Work request: Please report each line in the material below that includes "surface".
*** Begin section ***
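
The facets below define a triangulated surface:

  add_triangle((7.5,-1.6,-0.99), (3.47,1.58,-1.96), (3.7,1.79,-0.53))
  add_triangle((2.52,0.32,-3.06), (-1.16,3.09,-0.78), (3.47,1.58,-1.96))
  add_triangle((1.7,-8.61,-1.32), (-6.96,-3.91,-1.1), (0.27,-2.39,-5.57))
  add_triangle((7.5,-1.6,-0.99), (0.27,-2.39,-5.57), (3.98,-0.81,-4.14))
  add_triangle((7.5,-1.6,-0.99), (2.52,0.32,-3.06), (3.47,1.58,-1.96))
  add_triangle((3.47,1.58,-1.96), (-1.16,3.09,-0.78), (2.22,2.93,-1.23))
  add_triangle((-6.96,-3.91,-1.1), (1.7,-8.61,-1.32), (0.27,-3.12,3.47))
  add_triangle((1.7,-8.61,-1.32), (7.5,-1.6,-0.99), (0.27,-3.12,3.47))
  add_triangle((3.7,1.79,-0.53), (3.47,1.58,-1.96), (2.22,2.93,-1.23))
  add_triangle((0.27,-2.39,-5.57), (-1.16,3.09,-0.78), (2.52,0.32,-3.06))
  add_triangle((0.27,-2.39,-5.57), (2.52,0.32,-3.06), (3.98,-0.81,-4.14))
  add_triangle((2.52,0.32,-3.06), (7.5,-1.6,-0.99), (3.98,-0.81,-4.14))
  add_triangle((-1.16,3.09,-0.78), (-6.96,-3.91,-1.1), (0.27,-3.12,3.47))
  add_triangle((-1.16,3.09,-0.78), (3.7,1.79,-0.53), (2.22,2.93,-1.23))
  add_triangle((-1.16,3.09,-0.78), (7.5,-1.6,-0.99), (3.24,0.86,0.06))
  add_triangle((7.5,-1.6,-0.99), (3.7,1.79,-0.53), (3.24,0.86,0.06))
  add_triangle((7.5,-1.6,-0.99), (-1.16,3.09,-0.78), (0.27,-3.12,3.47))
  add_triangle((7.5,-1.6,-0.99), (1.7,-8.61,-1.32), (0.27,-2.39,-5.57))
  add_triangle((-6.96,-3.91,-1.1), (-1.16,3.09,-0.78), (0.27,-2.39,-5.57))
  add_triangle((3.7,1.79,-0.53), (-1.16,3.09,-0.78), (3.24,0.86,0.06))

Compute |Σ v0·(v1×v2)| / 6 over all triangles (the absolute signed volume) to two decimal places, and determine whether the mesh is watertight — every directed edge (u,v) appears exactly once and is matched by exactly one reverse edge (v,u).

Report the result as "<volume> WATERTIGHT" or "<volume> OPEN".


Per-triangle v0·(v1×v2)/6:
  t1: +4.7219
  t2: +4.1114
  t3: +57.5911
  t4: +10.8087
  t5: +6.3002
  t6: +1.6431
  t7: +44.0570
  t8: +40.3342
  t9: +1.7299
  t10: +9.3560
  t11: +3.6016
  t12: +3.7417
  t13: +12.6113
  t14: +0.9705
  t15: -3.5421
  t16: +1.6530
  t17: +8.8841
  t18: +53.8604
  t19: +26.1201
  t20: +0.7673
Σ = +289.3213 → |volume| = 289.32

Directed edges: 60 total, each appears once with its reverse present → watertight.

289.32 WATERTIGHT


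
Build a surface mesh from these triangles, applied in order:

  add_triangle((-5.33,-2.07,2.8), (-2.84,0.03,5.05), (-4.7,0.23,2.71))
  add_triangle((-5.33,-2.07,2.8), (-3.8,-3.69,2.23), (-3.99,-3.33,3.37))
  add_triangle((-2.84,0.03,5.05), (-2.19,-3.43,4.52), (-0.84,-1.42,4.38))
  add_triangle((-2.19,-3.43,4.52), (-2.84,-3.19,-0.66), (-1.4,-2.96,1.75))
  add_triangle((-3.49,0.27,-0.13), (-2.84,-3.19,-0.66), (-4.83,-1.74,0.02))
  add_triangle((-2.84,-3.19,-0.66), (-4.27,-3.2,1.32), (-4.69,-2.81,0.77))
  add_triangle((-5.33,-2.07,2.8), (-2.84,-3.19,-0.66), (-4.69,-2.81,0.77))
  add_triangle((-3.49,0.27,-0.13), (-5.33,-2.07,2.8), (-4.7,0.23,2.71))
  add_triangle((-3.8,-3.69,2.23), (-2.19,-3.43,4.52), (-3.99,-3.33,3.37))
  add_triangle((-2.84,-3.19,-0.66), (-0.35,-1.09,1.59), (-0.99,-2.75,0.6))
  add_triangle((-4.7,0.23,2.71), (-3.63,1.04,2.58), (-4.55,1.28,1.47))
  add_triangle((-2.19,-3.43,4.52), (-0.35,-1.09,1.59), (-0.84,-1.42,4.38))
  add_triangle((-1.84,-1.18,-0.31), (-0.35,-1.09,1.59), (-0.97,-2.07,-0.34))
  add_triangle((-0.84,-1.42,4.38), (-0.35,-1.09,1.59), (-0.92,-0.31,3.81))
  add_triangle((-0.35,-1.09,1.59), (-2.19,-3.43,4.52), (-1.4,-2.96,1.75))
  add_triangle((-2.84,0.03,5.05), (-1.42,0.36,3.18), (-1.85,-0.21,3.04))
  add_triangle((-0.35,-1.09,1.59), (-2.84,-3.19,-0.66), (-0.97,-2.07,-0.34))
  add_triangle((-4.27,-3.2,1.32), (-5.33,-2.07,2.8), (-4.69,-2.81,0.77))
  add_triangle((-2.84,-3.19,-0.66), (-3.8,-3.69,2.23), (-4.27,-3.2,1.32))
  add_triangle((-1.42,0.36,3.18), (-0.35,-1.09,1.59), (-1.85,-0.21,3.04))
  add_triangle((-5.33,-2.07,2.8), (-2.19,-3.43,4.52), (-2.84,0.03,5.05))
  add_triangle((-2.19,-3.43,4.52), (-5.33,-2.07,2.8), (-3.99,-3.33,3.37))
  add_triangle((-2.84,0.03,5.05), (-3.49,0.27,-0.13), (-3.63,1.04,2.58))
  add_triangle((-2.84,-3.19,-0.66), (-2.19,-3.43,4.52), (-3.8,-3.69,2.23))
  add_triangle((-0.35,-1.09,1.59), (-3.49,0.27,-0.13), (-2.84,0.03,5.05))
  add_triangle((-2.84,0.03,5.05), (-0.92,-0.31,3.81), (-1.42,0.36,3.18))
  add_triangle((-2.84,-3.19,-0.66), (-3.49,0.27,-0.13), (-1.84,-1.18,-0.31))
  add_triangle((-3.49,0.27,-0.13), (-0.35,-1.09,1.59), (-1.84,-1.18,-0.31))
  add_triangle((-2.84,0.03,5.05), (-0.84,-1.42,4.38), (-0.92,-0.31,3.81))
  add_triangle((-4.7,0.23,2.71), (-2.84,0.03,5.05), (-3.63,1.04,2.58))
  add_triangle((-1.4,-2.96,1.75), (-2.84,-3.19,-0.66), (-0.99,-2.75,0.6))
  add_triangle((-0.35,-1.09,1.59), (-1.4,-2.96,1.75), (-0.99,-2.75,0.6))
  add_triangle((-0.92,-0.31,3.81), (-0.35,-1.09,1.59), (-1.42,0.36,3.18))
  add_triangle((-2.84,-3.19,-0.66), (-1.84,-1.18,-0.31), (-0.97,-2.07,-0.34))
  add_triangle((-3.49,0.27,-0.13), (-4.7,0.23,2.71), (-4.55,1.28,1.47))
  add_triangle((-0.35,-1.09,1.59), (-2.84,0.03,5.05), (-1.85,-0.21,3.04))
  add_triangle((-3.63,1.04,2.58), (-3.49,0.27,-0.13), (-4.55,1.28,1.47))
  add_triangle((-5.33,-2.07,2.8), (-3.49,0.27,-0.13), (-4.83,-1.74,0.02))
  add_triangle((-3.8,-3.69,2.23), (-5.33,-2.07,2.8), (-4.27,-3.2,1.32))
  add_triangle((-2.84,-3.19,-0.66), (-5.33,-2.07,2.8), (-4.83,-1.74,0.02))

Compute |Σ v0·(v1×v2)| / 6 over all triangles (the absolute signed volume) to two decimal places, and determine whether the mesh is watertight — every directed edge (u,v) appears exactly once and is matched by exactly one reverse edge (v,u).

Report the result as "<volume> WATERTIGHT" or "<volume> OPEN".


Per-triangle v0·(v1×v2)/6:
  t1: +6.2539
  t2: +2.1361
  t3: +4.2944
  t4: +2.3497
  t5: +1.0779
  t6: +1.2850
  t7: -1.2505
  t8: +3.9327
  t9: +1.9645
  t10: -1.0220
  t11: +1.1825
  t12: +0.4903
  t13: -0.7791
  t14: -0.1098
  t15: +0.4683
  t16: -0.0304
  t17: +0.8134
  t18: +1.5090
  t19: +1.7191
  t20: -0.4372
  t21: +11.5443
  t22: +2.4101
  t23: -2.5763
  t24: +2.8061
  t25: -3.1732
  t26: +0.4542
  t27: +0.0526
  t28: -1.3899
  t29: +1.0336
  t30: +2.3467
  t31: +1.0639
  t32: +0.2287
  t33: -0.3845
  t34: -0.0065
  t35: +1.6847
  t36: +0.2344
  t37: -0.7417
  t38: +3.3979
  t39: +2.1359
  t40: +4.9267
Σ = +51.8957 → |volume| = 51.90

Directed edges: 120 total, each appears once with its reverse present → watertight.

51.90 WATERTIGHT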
*** End section ***
Task answer:
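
The facets below define a triangulated surface:
Build a surface mesh from these triangles, applied in order: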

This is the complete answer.